Listed records:
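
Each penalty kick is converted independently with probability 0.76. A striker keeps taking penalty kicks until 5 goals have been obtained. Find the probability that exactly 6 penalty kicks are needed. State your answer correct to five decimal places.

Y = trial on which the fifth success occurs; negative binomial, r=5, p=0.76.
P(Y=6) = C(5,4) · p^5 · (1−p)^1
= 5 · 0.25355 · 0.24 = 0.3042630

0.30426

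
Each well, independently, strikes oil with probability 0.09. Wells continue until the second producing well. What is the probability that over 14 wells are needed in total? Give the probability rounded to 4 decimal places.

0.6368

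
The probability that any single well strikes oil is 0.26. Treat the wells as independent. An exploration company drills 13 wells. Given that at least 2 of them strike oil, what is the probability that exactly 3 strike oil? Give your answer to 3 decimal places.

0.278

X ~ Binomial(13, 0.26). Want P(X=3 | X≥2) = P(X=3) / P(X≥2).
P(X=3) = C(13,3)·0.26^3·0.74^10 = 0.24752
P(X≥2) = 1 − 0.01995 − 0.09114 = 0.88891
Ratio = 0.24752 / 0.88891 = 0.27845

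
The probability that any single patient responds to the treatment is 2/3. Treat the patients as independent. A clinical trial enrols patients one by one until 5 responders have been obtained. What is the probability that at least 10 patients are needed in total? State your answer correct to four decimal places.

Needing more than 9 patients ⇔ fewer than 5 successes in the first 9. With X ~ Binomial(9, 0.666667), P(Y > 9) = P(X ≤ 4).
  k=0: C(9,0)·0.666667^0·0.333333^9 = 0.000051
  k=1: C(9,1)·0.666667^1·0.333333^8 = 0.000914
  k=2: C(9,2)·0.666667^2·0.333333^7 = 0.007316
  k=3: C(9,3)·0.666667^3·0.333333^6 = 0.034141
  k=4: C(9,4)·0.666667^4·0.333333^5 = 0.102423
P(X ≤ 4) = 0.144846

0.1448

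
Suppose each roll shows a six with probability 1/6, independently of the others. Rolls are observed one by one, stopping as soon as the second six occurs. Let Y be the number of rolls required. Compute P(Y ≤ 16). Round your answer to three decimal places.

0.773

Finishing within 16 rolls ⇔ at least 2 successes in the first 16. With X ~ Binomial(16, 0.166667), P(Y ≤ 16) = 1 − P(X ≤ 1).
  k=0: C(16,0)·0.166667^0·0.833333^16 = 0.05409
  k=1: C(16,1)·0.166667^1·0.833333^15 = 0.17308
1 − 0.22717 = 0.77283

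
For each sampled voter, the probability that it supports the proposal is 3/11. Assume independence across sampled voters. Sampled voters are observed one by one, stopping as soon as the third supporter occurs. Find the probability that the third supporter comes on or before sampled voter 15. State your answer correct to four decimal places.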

--

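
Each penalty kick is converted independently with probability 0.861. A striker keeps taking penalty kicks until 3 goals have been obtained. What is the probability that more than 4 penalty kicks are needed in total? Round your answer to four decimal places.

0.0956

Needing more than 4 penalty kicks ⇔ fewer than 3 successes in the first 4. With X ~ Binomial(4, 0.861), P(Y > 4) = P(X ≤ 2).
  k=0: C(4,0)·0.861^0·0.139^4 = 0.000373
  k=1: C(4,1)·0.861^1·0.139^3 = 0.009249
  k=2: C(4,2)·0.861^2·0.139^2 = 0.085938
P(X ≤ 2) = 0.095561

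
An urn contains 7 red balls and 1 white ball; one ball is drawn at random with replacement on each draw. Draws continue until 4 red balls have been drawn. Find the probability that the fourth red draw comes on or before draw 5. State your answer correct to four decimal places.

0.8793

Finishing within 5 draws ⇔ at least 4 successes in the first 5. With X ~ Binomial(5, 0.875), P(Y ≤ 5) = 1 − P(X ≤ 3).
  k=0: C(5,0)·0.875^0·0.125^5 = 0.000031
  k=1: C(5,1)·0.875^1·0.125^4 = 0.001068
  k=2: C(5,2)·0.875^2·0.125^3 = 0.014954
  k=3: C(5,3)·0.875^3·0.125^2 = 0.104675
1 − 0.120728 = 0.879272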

Task item:
Using the data above, transcribe the lines that run from the line with "The probability that any single patient" to the line with "For each sampled", both ends kept, and output nothing else.

Answer space:
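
The probability that any single patient responds to the treatment is 2/3. Treat the patients as independent. A clinical trial enrols patients one by one until 5 responders have been obtained. What is the probability that at least 10 patients are needed in total? State your answer correct to four decimal places.

Needing more than 9 patients ⇔ fewer than 5 successes in the first 9. With X ~ Binomial(9, 0.666667), P(Y > 9) = P(X ≤ 4).
  k=0: C(9,0)·0.666667^0·0.333333^9 = 0.000051
  k=1: C(9,1)·0.666667^1·0.333333^8 = 0.000914
  k=2: C(9,2)·0.666667^2·0.333333^7 = 0.007316
  k=3: C(9,3)·0.666667^3·0.333333^6 = 0.034141
  k=4: C(9,4)·0.666667^4·0.333333^5 = 0.102423
P(X ≤ 4) = 0.144846

0.1448

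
Suppose each roll shows a six with probability 1/6, independently of the others. Rolls are observed one by one, stopping as soon as the second six occurs. Let Y be the number of rolls required. Compute P(Y ≤ 16). Round your answer to three decimal places.

0.773

Finishing within 16 rolls ⇔ at least 2 successes in the first 16. With X ~ Binomial(16, 0.166667), P(Y ≤ 16) = 1 − P(X ≤ 1).
  k=0: C(16,0)·0.166667^0·0.833333^16 = 0.05409
  k=1: C(16,1)·0.166667^1·0.833333^15 = 0.17308
1 − 0.22717 = 0.77283

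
For each sampled voter, the probability that it supports the proposal is 3/11. Assume independence across sampled voters. Sampled voters are observed one by one, stopping as soon as the third supporter occurs. Find the probability that the third supporter comes on or before sampled voter 15. State your answer correct to four decimal places.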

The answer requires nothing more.